[The records — start]

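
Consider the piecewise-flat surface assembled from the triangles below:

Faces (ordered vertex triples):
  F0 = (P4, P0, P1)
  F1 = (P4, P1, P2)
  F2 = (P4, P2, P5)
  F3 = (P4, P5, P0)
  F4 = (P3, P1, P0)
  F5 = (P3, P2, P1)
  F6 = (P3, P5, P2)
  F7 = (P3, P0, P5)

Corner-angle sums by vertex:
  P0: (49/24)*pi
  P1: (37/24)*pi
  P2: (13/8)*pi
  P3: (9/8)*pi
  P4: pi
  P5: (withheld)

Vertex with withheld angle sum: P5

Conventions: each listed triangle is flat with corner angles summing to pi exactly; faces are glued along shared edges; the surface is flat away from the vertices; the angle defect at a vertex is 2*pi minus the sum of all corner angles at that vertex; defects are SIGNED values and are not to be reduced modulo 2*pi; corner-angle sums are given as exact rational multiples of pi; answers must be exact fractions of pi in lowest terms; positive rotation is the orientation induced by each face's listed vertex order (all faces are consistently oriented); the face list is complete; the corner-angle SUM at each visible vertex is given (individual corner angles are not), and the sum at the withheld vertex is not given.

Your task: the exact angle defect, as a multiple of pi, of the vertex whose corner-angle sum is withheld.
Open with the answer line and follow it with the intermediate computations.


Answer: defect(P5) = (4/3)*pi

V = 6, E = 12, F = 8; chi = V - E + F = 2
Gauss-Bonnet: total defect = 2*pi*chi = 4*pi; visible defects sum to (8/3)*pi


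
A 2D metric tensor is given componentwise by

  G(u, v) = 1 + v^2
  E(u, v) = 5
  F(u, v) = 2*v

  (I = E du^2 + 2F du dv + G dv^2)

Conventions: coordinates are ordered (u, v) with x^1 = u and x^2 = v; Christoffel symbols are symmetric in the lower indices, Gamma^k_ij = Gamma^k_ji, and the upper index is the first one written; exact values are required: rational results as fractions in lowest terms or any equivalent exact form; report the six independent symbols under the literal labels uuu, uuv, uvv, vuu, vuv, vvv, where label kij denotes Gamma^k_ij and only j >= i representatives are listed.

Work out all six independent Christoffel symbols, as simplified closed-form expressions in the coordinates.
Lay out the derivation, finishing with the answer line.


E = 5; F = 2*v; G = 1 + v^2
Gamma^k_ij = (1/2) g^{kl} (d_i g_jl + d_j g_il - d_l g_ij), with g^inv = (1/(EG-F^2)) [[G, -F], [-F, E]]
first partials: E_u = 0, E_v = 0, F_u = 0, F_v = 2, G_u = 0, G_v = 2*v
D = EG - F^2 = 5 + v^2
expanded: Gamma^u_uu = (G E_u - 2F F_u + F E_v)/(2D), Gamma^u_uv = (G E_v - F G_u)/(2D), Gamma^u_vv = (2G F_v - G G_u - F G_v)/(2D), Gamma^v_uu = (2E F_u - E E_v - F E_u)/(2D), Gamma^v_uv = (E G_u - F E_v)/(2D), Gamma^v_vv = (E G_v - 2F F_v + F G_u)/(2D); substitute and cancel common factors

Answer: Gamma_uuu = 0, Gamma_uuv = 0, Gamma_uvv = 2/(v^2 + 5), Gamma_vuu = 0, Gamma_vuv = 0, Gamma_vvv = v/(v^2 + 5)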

[The records — finish]
[The records — start]

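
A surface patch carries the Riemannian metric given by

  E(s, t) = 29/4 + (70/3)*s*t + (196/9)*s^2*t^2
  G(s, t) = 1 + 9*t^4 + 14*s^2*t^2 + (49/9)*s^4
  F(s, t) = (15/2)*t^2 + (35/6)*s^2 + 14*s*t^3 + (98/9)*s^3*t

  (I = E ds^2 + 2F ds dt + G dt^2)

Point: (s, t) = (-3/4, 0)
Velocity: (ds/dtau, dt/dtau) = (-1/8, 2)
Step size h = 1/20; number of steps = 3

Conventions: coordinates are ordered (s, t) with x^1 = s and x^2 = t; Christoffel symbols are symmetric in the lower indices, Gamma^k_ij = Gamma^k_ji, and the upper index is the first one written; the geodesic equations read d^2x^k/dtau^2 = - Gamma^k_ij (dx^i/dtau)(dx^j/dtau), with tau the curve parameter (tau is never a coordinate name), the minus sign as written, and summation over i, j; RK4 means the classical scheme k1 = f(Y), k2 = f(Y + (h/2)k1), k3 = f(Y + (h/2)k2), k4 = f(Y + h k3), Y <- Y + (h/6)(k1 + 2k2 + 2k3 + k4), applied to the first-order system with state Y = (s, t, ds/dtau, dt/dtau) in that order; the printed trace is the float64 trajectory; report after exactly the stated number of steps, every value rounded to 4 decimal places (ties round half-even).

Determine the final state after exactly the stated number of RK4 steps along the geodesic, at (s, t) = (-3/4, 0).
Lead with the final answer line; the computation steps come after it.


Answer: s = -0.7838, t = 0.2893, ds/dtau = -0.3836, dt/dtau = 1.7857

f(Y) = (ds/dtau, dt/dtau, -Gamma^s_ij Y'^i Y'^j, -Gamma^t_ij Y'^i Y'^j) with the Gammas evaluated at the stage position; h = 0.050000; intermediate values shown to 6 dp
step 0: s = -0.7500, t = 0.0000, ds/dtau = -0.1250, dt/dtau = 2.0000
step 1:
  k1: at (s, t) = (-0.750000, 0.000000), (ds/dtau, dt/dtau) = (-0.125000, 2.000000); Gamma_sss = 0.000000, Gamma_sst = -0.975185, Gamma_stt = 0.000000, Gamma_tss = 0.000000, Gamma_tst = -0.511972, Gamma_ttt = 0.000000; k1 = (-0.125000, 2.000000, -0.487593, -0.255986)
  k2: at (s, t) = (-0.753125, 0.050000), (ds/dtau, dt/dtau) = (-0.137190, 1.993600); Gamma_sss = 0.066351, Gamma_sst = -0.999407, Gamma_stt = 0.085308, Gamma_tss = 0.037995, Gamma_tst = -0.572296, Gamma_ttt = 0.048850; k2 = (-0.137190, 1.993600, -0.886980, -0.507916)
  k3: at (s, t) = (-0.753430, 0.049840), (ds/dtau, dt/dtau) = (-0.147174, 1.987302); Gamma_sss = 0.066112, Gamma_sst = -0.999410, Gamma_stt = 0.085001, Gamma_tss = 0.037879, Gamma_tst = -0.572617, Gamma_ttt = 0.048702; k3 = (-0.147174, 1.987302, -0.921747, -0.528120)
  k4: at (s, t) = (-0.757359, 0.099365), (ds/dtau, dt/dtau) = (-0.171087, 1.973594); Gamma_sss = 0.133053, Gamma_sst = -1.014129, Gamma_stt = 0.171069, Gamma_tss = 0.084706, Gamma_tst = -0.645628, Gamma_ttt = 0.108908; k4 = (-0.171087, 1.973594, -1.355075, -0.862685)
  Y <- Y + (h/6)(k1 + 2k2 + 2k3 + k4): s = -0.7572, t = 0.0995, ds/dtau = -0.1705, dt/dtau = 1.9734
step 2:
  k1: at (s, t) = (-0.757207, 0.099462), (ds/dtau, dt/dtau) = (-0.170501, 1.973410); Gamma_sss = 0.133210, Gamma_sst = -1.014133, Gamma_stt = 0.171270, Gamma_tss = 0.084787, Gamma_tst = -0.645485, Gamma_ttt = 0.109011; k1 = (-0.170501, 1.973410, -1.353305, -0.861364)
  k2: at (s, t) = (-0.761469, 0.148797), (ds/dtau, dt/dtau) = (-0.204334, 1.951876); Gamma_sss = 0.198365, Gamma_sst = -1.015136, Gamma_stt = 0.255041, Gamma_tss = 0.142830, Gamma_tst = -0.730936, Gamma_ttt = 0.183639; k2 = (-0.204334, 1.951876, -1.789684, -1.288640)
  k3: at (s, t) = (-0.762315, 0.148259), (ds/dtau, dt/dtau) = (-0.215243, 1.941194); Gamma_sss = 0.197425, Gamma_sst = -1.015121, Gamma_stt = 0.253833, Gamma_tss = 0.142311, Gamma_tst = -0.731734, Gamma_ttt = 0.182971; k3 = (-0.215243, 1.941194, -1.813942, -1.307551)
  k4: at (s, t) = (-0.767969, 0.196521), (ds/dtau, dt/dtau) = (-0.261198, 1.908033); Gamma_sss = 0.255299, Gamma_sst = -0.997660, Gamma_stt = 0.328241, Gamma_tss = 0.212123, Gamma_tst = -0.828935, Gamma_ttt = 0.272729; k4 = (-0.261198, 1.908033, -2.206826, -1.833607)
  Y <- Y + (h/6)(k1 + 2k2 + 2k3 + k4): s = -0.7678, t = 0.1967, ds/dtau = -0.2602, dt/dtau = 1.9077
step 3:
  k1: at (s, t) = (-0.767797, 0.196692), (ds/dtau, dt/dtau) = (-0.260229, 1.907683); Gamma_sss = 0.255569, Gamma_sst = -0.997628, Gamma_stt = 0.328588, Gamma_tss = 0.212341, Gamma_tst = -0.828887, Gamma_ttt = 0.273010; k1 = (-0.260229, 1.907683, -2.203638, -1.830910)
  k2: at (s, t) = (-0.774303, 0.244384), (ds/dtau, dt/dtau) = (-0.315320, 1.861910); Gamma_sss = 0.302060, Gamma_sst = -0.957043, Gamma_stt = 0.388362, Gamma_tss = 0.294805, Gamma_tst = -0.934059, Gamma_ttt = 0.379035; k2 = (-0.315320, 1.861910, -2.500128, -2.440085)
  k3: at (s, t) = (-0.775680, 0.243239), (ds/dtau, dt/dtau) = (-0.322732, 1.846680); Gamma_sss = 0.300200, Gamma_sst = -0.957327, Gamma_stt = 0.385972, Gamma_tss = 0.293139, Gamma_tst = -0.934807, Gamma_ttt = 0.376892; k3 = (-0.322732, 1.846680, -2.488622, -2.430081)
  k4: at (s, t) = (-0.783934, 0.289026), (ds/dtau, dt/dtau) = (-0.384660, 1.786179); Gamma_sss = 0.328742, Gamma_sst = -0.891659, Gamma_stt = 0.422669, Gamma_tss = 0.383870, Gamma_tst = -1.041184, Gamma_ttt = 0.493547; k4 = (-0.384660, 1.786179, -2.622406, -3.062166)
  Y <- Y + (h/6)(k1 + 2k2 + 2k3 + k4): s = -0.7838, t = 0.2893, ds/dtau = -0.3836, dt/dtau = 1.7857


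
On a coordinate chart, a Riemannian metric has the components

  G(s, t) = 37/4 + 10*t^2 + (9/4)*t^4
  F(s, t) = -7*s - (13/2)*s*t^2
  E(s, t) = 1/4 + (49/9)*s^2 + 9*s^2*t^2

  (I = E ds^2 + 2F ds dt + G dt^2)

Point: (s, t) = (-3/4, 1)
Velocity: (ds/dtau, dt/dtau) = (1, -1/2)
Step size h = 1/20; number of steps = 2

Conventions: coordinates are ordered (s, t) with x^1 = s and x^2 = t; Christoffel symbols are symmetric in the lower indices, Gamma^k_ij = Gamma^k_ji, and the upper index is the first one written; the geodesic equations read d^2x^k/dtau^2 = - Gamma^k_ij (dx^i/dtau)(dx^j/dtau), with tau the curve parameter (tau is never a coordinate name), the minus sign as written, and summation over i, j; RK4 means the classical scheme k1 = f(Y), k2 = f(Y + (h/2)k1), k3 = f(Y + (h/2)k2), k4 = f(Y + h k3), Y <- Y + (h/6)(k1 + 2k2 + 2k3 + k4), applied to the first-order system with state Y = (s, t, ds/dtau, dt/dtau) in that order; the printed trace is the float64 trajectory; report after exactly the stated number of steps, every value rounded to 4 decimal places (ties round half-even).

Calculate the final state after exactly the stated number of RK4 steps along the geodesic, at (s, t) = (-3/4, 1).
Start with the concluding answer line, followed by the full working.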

[The records — finish]
[The records — start]

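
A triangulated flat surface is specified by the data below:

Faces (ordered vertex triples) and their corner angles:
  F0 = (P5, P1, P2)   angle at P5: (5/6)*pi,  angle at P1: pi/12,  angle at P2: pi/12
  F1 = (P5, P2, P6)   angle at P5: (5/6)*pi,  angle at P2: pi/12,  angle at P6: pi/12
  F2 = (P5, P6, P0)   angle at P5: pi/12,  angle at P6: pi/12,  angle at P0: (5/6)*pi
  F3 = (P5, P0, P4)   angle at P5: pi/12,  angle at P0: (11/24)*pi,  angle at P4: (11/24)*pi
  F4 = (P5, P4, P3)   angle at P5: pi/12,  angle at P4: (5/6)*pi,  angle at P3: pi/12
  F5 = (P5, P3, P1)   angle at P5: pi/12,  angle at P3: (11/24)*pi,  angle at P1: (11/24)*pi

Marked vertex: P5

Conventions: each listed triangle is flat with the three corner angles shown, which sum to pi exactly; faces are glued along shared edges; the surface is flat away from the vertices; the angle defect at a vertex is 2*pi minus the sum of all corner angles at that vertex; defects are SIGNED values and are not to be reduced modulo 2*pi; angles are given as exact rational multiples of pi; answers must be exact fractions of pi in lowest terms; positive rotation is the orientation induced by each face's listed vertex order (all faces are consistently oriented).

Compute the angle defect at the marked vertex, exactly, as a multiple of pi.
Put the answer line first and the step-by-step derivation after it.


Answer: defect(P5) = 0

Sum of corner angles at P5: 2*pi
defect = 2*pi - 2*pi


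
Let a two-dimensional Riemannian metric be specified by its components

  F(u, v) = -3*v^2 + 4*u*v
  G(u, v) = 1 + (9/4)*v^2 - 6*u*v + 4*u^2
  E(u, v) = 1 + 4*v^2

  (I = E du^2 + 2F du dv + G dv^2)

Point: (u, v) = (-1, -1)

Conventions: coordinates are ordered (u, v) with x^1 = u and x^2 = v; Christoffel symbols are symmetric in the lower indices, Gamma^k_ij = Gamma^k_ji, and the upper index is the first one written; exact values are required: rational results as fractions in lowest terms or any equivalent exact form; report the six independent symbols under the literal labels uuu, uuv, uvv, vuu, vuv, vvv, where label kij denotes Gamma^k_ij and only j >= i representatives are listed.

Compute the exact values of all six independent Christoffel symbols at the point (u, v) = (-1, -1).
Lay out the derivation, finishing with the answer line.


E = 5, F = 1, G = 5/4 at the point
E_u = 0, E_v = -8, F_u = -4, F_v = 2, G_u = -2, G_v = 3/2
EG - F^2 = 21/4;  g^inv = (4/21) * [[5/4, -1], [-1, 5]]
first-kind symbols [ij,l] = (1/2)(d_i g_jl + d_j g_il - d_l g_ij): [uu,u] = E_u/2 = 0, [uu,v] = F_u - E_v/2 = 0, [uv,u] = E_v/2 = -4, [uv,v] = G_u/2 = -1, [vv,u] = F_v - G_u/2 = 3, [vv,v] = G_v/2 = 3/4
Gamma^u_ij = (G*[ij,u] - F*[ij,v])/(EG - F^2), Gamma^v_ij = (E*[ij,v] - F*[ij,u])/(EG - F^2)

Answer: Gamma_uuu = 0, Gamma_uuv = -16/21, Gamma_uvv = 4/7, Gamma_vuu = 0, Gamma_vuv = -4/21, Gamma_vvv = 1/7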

[The records — finish]

(Exercise details): Filter the records above and copy every line that contains the word "glued".

(Task response):
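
Conventions: each listed triangle is flat with corner angles summing to pi exactly; faces are glued along shared edges; the surface is flat away from the vertices; the angle defect at a vertex is 2*pi minus the sum of all corner angles at that vertex; defects are SIGNED values and are not to be reduced modulo 2*pi; corner-angle sums are given as exact rational multiples of pi; answers must be exact fractions of pi in lowest terms; positive rotation is the orientation induced by each face's listed vertex order (all faces are consistently oriented); the face list is complete; the corner-angle SUM at each visible vertex is given (individual corner angles are not), and the sum at the withheld vertex is not given.
Conventions: each listed triangle is flat with the three corner angles shown, which sum to pi exactly; faces are glued along shared edges; the surface is flat away from the vertices; the angle defect at a vertex is 2*pi minus the sum of all corner angles at that vertex; defects are SIGNED values and are not to be reduced modulo 2*pi; angles are given as exact rational multiples of pi; answers must be exact fractions of pi in lowest terms; positive rotation is the orientation induced by each face's listed vertex order (all faces are consistently oriented).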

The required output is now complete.